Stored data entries
+ + + + +
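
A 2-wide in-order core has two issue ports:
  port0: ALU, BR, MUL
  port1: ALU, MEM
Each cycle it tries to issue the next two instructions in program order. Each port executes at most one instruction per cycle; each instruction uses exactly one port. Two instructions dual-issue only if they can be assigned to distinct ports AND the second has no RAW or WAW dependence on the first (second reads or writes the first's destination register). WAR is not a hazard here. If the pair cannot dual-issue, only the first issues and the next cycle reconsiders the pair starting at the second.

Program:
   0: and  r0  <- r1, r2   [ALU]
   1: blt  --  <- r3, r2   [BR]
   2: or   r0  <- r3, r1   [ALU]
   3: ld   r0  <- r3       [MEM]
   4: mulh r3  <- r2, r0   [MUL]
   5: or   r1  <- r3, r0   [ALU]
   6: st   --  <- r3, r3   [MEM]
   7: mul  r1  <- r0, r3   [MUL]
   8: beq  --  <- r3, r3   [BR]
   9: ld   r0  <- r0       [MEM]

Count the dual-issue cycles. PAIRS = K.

PAIRS = 3

c0: i0,i1 and.ALU blt.BR  2-wide
c1: i2 or.ALU  WAW r0
c2: i3 ld.MEM  RAW r0
c3: i4 mulh.MUL  RAW r3
c4: i5,i6 or.ALU st.MEM  2-wide
c5: i7 mul.MUL  no-port MUL/BR
c6: i8,i9 beq.BR ld.MEM  2-wide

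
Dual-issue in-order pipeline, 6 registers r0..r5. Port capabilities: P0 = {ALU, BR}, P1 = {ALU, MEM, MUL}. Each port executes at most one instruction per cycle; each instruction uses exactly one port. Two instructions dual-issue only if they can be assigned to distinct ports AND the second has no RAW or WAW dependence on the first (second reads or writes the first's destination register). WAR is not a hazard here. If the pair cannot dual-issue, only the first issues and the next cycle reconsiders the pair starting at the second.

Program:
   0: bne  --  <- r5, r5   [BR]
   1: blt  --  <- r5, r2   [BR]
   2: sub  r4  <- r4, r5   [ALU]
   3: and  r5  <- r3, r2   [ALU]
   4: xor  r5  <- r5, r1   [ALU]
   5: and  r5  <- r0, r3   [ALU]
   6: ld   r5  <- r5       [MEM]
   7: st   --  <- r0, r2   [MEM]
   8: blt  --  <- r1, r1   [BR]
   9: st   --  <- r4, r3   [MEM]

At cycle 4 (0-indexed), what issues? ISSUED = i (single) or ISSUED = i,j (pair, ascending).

ISSUED = 5

t=0 i0:bne ; no-port BR/BR
t=1 i1/i2:blt sub ; 2-wide
t=2 i3:and ; RAW+WAW r5
t=3 i4:xor ; WAW r5
t=4 i5:and ; RAW+WAW r5
t=5 i6:ld ; no-port MEM/MEM
t=6 i7/i8:st blt ; 2-wide
t=7 i9:st ; tail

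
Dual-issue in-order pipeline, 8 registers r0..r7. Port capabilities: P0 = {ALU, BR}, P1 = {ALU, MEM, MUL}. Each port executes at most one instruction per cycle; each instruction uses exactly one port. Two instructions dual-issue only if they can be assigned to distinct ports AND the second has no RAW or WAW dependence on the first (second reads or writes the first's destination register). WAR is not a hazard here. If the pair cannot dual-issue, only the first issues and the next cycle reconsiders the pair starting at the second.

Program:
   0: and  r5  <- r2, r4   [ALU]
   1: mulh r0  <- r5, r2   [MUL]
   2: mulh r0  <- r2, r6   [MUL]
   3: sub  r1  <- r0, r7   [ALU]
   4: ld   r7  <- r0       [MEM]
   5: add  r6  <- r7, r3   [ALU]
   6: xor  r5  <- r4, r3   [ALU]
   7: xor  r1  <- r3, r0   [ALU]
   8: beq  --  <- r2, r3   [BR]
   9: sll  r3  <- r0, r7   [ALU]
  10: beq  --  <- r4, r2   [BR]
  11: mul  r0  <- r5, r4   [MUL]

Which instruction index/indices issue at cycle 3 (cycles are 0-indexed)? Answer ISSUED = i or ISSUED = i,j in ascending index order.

ISSUED = 3,4

t=0 i0:and ; RAW r5
t=1 i1:mulh ; no-port MUL/MUL
t=2 i2:mulh ; RAW r0
t=3 i3+i4:sub/ld ; pair
t=4 i5+i6:add/xor ; pair
t=5 i7+i8:xor/beq ; pair
t=6 i9+i10:sll/beq ; pair
t=7 i11:mul ; tail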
+ + + + +
Work task |
The records above should be restated word for word in their entirety.

Finished task |
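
A 2-wide in-order core has two issue ports:
  port0: ALU, BR, MUL
  port1: ALU, MEM
Each cycle it tries to issue the next two instructions in program order. Each port executes at most one instruction per cycle; each instruction uses exactly one port. Two instructions dual-issue only if they can be assigned to distinct ports AND the second has no RAW or WAW dependence on the first (second reads or writes the first's destination register). WAR is not a hazard here. If the pair cannot dual-issue, only the first issues and the next cycle reconsiders the pair starting at the second.

Program:
   0: and  r0  <- r1, r2   [ALU]
   1: blt  --  <- r3, r2   [BR]
   2: or   r0  <- r3, r1   [ALU]
   3: ld   r0  <- r3       [MEM]
   4: mulh r3  <- r2, r0   [MUL]
   5: or   r1  <- r3, r0   [ALU]
   6: st   --  <- r3, r3   [MEM]
   7: mul  r1  <- r0, r3   [MUL]
   8: beq  --  <- r3, r3   [BR]
   9: ld   r0  <- r0       [MEM]

Count the dual-issue cycles. PAIRS = K.

PAIRS = 3

c0: i0,i1 and.ALU blt.BR  2-wide
c1: i2 or.ALU  WAW r0
c2: i3 ld.MEM  RAW r0
c3: i4 mulh.MUL  RAW r3
c4: i5,i6 or.ALU st.MEM  2-wide
c5: i7 mul.MUL  no-port MUL/BR
c6: i8,i9 beq.BR ld.MEM  2-wide

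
Dual-issue in-order pipeline, 6 registers r0..r5. Port capabilities: P0 = {ALU, BR}, P1 = {ALU, MEM, MUL}. Each port executes at most one instruction per cycle; each instruction uses exactly one port. Two instructions dual-issue only if they can be assigned to distinct ports AND the second has no RAW or WAW dependence on the first (second reads or writes the first's destination register). WAR is not a hazard here. If the pair cannot dual-issue, only the first issues and the next cycle reconsiders the pair starting at the second.

Program:
   0: bne  --  <- r5, r5   [BR]
   1: blt  --  <- r5, r2   [BR]
   2: sub  r4  <- r4, r5   [ALU]
   3: and  r5  <- r3, r2   [ALU]
   4: xor  r5  <- r5, r1   [ALU]
   5: and  r5  <- r0, r3   [ALU]
   6: ld   r5  <- r5       [MEM]
   7: st   --  <- r0, r2   [MEM]
   8: blt  --  <- r1, r1   [BR]
   9: st   --  <- r4, r3   [MEM]

At cycle 4 (0-indexed), what issues? ISSUED = i (single) or ISSUED = i,j (pair, ascending).

ISSUED = 5

t=0 i0:bne ; no-port BR/BR
t=1 i1/i2:blt sub ; 2-wide
t=2 i3:and ; RAW+WAW r5
t=3 i4:xor ; WAW r5
t=4 i5:and ; RAW+WAW r5
t=5 i6:ld ; no-port MEM/MEM
t=6 i7/i8:st blt ; 2-wide
t=7 i9:st ; tail

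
Dual-issue in-order pipeline, 8 registers r0..r7. Port capabilities: P0 = {ALU, BR}, P1 = {ALU, MEM, MUL}. Each port executes at most one instruction per cycle; each instruction uses exactly one port. Two instructions dual-issue only if they can be assigned to distinct ports AND the second has no RAW or WAW dependence on the first (second reads or writes the first's destination register). WAR is not a hazard here. If the pair cannot dual-issue, only the first issues and the next cycle reconsiders the pair starting at the second.

Program:
   0: and  r5  <- r2, r4   [ALU]
   1: mulh r0  <- r5, r2   [MUL]
   2: mulh r0  <- r2, r6   [MUL]
   3: sub  r1  <- r0, r7   [ALU]
   4: ld   r7  <- r0       [MEM]
   5: add  r6  <- r7, r3   [ALU]
   6: xor  r5  <- r4, r3   [ALU]
   7: xor  r1  <- r3, r0   [ALU]
   8: beq  --  <- r2, r3   [BR]
   9: sll  r3  <- r0, r7   [ALU]
  10: beq  --  <- r4, r2   [BR]
  11: mul  r0  <- r5, r4   [MUL]

Which instruction index/indices issue at cycle 3 (cycles are 0-indexed)? Answer ISSUED = i or ISSUED = i,j in ascending index order.

ISSUED = 3,4

t=0 i0:and ; RAW r5
t=1 i1:mulh ; no-port MUL/MUL
t=2 i2:mulh ; RAW r0
t=3 i3+i4:sub/ld ; pair
t=4 i5+i6:add/xor ; pair
t=5 i7+i8:xor/beq ; pair
t=6 i9+i10:sll/beq ; pair
t=7 i11:mul ; tail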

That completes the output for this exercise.